**TASK DETAILS**
Set the entries down once more, exactly as they are worded.

◆ ◆ ◆ ◆ ◆

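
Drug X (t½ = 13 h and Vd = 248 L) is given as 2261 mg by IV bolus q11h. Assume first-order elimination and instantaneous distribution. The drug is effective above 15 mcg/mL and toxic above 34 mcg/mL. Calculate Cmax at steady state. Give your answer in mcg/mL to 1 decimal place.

τ/t½ = 11/13 ≈ 0.84615, so fraction remaining f = (1/2)^(11/13) ≈ 0.5563.
At steady state, accumulation factor R = 1/(1 − e^(−kτ)) ≈ 2.2538.
Single-dose peak C₀ = D/Vd = 2261/248 ≈ 9.117 mcg/mL.
Steady-state peak Cmax,ss = C₀·R ≈ 9.117 × 2.2538 ≈ 20.548 mcg/mL.
Peak 20.5 mcg/mL vs MTC 34 mcg/mL: below toxic threshold.

20.5 mcg/mL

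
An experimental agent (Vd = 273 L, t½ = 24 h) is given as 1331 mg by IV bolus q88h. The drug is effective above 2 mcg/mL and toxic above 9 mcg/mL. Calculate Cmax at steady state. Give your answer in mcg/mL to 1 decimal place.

5.3 mcg/mL

τ/t½ = 88/24 ≈ 3.6667, so fraction remaining f = (1/2)^(88/24) ≈ 0.0787.
Accumulation ratio R = 1/(1 − f) ≈ 1/0.9213 ≈ 1.0854.
Each bolus raises the concentration by D/Vd = 1331/273 ≈ 4.875 mcg/mL.
Cmax,ss = C₀/(1 − f) ≈ 4.875/0.9213 ≈ 5.291 mcg/mL.
Peak 5.3 mcg/mL vs MTC 9 mcg/mL: below toxic threshold.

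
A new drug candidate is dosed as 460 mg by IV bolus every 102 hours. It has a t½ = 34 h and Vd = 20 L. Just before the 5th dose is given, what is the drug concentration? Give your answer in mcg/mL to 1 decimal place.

3.3 mcg/mL

f = (1/2)^(τ/t½) = (1/2)^(102/34) ≈ 0.1250.
C₀ = D/Vd = 460/20 ≈ 23.000 mcg/mL.
Before the 5th dose, 4 doses have been given. Superposition: Cmin = C₀·(f + f² + … + f^4).
≈ 23.000 × (0.1250 + 0.0156 + 0.0020 + 0.0002) ≈ 23.000 × 0.1428 ≈ 3.284 mcg/mL.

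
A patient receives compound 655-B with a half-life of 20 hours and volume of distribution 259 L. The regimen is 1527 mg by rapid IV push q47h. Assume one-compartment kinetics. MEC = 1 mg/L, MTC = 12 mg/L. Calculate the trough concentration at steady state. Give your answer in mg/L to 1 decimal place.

Over one 47-h interval, 47/20 ≈ 2.35 half-lives elapse, leaving f ≈ 0.1961 of each dose.
Each bolus raises the concentration by D/Vd = 1527/259 ≈ 5.896 mg/L.
Steady-state trough Cmin,ss = C₀·f/(1−f) ≈ 5.896 × 0.1961/0.8039 ≈ 1.438 mg/L.
Trough 1.4 mg/L vs MEC 1 mg/L: adequate.

1.4 mg/L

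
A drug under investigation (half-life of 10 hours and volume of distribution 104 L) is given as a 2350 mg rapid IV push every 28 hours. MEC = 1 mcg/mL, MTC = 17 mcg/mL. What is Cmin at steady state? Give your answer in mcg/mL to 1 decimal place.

Over one 28-h interval, 28/10 ≈ 2.8 half-lives elapse, leaving f ≈ 0.1436 of each dose.
Accumulation ratio R = 1/(1 − f) ≈ 1/0.8564 ≈ 1.1677.
Single-dose peak C₀ = D/Vd = 2350/104 ≈ 22.596 mcg/mL.
Steady-state peak Cmax,ss = C₀·R ≈ 22.596 × 1.1677 ≈ 26.385 mcg/mL.
Steady-state trough Cmin,ss = Cmax,ss·f ≈ 26.385 × 0.1436 ≈ 3.789 mcg/mL.
Trough 3.8 mcg/mL vs MEC 1 mcg/mL: adequate.

3.8 mcg/mL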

◆ ◆ ◆ ◆ ◆

**EXERCISE RESULT**
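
Drug X (t½ = 13 h and Vd = 248 L) is given as 2261 mg by IV bolus q11h. Assume first-order elimination and instantaneous distribution. The drug is effective above 15 mcg/mL and toxic above 34 mcg/mL. Calculate Cmax at steady state. Give your answer in mcg/mL to 1 decimal place.

τ/t½ = 11/13 ≈ 0.84615, so fraction remaining f = (1/2)^(11/13) ≈ 0.5563.
At steady state, accumulation factor R = 1/(1 − e^(−kτ)) ≈ 2.2538.
Single-dose peak C₀ = D/Vd = 2261/248 ≈ 9.117 mcg/mL.
Steady-state peak Cmax,ss = C₀·R ≈ 9.117 × 2.2538 ≈ 20.548 mcg/mL.
Peak 20.5 mcg/mL vs MTC 34 mcg/mL: below toxic threshold.

20.5 mcg/mL

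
An experimental agent (Vd = 273 L, t½ = 24 h) is given as 1331 mg by IV bolus q88h. The drug is effective above 2 mcg/mL and toxic above 9 mcg/mL. Calculate Cmax at steady state. Give your answer in mcg/mL to 1 decimal place.

5.3 mcg/mL

τ/t½ = 88/24 ≈ 3.6667, so fraction remaining f = (1/2)^(88/24) ≈ 0.0787.
Accumulation ratio R = 1/(1 − f) ≈ 1/0.9213 ≈ 1.0854.
Each bolus raises the concentration by D/Vd = 1331/273 ≈ 4.875 mcg/mL.
Cmax,ss = C₀/(1 − f) ≈ 4.875/0.9213 ≈ 5.291 mcg/mL.
Peak 5.3 mcg/mL vs MTC 9 mcg/mL: below toxic threshold.

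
A new drug candidate is dosed as 460 mg by IV bolus every 102 hours. It has a t½ = 34 h and Vd = 20 L. Just before the 5th dose is given, what is the drug concentration? Give your answer in mcg/mL to 1 decimal place.

3.3 mcg/mL

f = (1/2)^(τ/t½) = (1/2)^(102/34) ≈ 0.1250.
C₀ = D/Vd = 460/20 ≈ 23.000 mcg/mL.
Before the 5th dose, 4 doses have been given. Superposition: Cmin = C₀·(f + f² + … + f^4).
≈ 23.000 × (0.1250 + 0.0156 + 0.0020 + 0.0002) ≈ 23.000 × 0.1428 ≈ 3.284 mcg/mL.

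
A patient receives compound 655-B with a half-life of 20 hours and volume of distribution 259 L. The regimen is 1527 mg by rapid IV push q47h. Assume one-compartment kinetics. MEC = 1 mg/L, MTC = 12 mg/L. Calculate the trough concentration at steady state. Give your answer in mg/L to 1 decimal place.

Over one 47-h interval, 47/20 ≈ 2.35 half-lives elapse, leaving f ≈ 0.1961 of each dose.
Each bolus raises the concentration by D/Vd = 1527/259 ≈ 5.896 mg/L.
Steady-state trough Cmin,ss = C₀·f/(1−f) ≈ 5.896 × 0.1961/0.8039 ≈ 1.438 mg/L.
Trough 1.4 mg/L vs MEC 1 mg/L: adequate.

1.4 mg/L

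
A drug under investigation (half-life of 10 hours and volume of distribution 104 L) is given as a 2350 mg rapid IV push every 28 hours. MEC = 1 mcg/mL, MTC = 17 mcg/mL. What is Cmin at steady state? Give your answer in mcg/mL to 1 decimal place.

Over one 28-h interval, 28/10 ≈ 2.8 half-lives elapse, leaving f ≈ 0.1436 of each dose.
Accumulation ratio R = 1/(1 − f) ≈ 1/0.8564 ≈ 1.1677.
Single-dose peak C₀ = D/Vd = 2350/104 ≈ 22.596 mcg/mL.
Steady-state peak Cmax,ss = C₀·R ≈ 22.596 × 1.1677 ≈ 26.385 mcg/mL.
Steady-state trough Cmin,ss = Cmax,ss·f ≈ 26.385 × 0.1436 ≈ 3.789 mcg/mL.
Trough 3.8 mcg/mL vs MEC 1 mcg/mL: adequate.

3.8 mcg/mL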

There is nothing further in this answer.